(Recorded data)
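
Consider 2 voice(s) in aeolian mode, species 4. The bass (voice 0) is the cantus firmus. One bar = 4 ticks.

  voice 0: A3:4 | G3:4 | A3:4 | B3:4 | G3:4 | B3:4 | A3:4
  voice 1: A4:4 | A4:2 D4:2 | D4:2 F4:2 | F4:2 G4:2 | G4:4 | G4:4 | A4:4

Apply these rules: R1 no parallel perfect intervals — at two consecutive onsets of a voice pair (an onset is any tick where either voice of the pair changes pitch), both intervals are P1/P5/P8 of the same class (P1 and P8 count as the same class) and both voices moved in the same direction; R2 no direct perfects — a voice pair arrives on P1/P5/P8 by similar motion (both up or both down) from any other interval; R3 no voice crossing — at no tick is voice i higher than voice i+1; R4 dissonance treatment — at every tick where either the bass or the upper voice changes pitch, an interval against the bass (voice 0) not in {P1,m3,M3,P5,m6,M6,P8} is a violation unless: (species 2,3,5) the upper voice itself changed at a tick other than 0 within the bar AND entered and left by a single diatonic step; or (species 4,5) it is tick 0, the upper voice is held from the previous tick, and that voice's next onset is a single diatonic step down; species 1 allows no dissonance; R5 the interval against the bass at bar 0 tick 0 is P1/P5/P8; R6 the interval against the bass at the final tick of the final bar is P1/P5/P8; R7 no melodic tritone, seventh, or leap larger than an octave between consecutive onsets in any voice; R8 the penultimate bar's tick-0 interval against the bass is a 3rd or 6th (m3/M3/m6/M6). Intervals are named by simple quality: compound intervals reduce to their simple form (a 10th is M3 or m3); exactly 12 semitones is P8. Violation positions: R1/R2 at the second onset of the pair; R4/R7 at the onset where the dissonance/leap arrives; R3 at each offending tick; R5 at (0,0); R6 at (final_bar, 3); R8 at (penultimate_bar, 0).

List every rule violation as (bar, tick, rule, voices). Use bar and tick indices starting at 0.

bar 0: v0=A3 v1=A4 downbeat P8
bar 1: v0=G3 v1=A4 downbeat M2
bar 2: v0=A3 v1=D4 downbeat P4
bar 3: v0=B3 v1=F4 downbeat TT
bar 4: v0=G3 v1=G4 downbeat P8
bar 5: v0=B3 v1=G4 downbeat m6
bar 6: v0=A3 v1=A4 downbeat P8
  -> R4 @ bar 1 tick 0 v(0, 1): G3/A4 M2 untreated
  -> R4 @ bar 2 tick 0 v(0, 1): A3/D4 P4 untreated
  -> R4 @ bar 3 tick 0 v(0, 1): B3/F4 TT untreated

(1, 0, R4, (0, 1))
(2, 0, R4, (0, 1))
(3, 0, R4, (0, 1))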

* [Aim of the exercise]: Find the lines above that contain the word "species" and copy each one.

* [Reply]:
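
Consider 2 voice(s) in aeolian mode, species 4. The bass (voice 0) is the cantus firmus. One bar = 4 ticks.
Apply these rules: R1 no parallel perfect intervals — at two consecutive onsets of a voice pair (an onset is any tick where either voice of the pair changes pitch), both intervals are P1/P5/P8 of the same class (P1 and P8 count as the same class) and both voices moved in the same direction; R2 no direct perfects — a voice pair arrives on P1/P5/P8 by similar motion (both up or both down) from any other interval; R3 no voice crossing — at no tick is voice i higher than voice i+1; R4 dissonance treatment — at every tick where either the bass or the upper voice changes pitch, an interval against the bass (voice 0) not in {P1,m3,M3,P5,m6,M6,P8} is a violation unless: (species 2,3,5) the upper voice itself changed at a tick other than 0 within the bar AND entered and left by a single diatonic step; or (species 4,5) it is tick 0, the upper voice is held from the previous tick, and that voice's next onset is a single diatonic step down; species 1 allows no dissonance; R5 the interval against the bass at bar 0 tick 0 is P1/P5/P8; R6 the interval against the bass at the final tick of the final bar is P1/P5/P8; R7 no melodic tritone, seventh, or leap larger than an octave between consecutive onsets in any voice; R8 the penultimate bar's tick-0 interval against the bass is a 3rd or 6th (m3/M3/m6/M6). Intervals are named by simple quality: compound intervals reduce to their simple form (a 10th is M3 or m3); exactly 12 semitones is P8. Violation positions: R1/R2 at the second onset of the pair; R4/R7 at the onset where the dissonance/leap arrives; R3 at each offending tick; R5 at (0,0); R6 at (final_bar, 3); R8 at (penultimate_bar, 0).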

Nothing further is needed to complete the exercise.